----- SOURCE MATERIAL -----

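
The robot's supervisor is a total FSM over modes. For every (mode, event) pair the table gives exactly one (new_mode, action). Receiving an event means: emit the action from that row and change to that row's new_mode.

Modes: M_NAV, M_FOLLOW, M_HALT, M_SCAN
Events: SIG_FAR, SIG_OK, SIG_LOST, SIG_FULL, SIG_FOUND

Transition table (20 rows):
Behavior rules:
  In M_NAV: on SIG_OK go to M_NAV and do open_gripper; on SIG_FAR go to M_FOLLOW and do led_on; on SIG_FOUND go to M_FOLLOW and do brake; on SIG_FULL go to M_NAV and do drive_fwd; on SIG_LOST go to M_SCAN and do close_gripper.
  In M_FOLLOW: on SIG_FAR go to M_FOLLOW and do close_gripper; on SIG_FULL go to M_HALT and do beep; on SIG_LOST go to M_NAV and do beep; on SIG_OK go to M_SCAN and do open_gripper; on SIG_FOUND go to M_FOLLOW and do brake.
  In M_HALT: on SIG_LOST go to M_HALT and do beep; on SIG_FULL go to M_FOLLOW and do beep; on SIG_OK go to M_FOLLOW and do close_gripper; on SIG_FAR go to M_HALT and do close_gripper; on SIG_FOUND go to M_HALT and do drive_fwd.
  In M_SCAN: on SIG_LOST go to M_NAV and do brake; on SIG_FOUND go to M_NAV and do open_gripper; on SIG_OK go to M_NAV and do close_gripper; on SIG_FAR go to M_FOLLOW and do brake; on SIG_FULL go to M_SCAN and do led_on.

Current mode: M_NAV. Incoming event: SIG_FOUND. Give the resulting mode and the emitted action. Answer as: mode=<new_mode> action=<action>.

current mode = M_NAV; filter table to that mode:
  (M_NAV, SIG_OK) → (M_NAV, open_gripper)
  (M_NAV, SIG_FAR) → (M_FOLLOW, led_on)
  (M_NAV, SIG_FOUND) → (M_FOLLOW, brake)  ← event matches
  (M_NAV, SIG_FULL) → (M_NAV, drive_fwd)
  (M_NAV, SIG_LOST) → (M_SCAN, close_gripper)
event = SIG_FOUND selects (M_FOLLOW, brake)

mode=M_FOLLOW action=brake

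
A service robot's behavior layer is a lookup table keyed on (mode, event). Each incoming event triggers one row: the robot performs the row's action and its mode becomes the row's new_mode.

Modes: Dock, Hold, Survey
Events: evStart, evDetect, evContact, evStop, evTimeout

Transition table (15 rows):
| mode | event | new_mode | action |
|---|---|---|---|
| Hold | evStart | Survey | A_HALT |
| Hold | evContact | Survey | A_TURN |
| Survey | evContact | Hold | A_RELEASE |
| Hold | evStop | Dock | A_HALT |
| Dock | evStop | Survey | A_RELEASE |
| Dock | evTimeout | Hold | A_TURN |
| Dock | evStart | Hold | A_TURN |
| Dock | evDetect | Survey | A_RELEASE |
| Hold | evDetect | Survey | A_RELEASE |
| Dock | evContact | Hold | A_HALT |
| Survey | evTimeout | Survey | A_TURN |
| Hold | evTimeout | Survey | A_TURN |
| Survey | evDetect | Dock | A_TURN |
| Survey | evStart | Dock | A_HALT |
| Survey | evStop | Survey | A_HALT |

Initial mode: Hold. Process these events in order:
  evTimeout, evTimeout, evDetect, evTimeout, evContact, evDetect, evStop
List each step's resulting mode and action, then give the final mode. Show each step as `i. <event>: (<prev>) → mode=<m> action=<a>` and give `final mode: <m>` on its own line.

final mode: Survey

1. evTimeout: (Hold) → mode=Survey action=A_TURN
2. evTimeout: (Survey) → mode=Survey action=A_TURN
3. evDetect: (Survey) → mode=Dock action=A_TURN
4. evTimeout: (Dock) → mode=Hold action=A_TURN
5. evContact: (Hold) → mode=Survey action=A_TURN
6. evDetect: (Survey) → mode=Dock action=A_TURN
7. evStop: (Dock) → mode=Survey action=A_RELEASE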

-----
----- SOURCE MATERIAL -----

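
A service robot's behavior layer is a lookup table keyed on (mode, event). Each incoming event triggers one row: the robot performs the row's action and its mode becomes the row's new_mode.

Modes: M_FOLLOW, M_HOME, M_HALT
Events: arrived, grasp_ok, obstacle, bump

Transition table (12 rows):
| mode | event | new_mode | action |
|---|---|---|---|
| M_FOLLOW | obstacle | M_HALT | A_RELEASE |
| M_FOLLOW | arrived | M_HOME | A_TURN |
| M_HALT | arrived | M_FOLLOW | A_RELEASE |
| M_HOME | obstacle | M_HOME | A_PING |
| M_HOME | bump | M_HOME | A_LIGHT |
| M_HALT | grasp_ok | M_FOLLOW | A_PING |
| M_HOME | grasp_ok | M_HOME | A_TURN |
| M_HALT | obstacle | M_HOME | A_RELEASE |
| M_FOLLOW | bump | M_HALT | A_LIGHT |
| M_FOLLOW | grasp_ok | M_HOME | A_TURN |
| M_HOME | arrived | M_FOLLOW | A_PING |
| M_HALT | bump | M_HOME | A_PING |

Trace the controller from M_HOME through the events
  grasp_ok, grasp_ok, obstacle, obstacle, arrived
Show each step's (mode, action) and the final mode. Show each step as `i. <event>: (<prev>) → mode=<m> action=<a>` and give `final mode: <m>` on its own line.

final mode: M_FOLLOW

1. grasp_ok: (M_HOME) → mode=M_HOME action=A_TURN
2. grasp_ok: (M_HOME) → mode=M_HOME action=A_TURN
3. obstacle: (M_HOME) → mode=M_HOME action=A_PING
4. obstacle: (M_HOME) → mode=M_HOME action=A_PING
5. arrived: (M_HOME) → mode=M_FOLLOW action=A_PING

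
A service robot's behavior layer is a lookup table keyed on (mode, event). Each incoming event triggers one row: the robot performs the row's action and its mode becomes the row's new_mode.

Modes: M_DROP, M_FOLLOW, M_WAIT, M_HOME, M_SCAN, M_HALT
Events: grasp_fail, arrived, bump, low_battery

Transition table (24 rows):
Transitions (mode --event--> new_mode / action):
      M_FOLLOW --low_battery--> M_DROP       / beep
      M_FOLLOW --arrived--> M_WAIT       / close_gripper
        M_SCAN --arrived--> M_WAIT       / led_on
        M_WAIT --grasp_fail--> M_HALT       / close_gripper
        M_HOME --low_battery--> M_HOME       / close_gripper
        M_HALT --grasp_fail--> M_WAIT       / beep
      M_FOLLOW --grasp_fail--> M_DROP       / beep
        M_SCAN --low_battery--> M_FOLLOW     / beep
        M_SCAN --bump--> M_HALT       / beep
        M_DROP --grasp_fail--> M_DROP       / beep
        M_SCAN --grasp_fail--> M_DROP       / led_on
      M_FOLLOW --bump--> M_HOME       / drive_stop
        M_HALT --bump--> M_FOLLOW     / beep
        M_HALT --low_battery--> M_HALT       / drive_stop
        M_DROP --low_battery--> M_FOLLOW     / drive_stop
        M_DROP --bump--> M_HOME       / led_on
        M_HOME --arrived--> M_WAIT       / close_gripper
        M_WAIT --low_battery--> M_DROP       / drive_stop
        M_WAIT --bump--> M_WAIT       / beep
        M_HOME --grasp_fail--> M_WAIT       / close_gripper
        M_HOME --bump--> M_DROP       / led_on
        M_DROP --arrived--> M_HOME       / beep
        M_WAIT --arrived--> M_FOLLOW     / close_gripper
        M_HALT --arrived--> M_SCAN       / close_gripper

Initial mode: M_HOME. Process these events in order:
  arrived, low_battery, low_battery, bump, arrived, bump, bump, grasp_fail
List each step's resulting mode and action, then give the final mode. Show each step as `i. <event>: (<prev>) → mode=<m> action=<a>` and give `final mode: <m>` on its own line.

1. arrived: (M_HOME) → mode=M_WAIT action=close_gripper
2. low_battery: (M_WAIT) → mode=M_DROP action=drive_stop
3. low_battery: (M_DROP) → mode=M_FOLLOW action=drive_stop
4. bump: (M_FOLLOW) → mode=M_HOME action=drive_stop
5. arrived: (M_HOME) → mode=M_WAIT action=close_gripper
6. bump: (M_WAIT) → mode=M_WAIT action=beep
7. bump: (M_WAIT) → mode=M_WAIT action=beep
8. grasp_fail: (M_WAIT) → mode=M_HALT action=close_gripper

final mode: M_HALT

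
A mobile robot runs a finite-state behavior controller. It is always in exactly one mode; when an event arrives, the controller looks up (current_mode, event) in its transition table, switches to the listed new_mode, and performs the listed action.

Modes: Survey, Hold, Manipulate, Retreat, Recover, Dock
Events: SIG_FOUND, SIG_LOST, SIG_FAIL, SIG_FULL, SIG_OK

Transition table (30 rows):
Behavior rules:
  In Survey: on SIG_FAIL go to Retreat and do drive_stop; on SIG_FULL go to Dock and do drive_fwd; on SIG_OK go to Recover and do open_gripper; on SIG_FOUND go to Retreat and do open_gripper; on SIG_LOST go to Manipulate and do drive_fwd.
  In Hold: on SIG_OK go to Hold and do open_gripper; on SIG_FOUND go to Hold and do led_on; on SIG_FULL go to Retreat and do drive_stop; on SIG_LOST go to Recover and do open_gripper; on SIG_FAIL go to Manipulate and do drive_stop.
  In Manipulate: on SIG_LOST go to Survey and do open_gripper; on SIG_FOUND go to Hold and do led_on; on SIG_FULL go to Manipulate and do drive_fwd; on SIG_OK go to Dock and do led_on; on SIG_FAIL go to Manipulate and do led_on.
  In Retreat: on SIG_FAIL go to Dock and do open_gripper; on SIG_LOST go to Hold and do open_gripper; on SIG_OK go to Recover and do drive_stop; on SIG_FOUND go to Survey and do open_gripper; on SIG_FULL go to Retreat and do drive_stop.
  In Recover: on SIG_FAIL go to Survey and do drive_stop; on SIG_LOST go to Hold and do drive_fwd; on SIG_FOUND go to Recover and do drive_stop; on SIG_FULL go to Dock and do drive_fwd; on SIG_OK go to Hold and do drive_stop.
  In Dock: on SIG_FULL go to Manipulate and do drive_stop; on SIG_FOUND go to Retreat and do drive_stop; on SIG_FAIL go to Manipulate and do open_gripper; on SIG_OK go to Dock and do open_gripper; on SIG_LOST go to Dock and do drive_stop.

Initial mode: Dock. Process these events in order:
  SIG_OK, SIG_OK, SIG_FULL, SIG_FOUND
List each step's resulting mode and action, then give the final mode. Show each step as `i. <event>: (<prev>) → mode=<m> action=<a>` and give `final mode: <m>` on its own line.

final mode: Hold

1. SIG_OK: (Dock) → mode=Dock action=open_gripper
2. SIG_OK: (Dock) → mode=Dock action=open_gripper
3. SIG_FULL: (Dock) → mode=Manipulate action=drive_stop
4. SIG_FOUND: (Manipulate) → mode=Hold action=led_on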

-----
----- SOURCE MATERIAL -----

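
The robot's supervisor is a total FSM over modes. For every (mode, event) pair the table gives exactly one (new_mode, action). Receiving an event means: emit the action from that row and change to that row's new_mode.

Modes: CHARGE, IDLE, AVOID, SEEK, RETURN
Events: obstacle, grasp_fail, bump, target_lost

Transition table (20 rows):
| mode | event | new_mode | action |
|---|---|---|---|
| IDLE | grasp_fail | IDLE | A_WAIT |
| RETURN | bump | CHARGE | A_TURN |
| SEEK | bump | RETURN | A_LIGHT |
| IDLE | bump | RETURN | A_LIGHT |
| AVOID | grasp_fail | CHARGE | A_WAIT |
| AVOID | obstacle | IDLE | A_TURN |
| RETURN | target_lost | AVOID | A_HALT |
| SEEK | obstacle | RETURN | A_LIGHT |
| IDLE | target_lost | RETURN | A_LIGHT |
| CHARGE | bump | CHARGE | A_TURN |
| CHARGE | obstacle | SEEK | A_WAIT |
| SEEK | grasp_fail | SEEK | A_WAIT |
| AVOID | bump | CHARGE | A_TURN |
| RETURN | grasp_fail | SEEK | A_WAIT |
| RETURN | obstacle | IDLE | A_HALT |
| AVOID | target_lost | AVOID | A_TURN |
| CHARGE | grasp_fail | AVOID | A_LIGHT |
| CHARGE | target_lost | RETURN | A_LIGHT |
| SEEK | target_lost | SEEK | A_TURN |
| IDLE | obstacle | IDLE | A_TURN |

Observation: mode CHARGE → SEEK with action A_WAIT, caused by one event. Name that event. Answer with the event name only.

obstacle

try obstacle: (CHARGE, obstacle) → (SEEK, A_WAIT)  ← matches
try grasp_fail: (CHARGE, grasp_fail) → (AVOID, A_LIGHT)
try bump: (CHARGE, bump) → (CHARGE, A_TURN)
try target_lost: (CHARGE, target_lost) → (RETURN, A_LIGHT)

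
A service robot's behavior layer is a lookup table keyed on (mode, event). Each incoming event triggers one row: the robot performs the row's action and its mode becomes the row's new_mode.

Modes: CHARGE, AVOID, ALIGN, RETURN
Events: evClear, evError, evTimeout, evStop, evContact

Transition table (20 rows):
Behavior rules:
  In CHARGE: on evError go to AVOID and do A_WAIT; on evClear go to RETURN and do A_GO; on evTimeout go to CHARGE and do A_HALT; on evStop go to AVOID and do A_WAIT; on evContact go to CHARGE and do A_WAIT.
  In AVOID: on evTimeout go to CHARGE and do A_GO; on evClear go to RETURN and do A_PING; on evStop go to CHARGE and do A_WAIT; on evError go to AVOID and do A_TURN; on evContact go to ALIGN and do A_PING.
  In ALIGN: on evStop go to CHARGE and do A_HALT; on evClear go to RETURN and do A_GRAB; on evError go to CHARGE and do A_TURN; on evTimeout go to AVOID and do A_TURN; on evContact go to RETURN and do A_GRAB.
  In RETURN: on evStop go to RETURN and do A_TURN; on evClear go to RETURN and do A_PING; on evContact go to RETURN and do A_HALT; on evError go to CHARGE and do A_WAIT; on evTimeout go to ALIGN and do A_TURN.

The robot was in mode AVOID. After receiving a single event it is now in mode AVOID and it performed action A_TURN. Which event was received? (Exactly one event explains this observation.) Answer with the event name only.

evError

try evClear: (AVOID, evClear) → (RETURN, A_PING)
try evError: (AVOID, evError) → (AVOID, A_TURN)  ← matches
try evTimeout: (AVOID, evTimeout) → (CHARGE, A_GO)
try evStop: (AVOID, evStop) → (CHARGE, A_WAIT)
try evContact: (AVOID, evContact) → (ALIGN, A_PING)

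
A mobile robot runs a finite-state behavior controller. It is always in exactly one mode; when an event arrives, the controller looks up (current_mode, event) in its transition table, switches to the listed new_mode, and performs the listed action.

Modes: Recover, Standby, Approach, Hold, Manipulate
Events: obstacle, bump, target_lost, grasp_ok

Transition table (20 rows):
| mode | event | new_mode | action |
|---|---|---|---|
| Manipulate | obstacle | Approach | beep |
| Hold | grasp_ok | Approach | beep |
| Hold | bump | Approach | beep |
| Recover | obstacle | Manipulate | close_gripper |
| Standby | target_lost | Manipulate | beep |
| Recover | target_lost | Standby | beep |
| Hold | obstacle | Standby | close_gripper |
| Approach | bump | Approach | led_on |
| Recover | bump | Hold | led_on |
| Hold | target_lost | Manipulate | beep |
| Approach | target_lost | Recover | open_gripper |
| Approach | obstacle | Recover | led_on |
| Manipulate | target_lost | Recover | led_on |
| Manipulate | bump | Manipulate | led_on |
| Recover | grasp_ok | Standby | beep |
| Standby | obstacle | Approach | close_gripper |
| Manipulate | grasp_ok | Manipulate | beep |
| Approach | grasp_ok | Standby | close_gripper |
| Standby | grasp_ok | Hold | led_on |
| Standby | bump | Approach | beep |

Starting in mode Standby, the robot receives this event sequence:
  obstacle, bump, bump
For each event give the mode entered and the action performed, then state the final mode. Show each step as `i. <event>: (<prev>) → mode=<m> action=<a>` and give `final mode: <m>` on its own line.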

-----

Lines of the listing above that hold the string "these" should each be copied.

(RESULT OF THE EXERCISE)
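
Initial mode: Hold. Process these events in order:
Initial mode: M_HOME. Process these events in order:
Initial mode: Dock. Process these events in order: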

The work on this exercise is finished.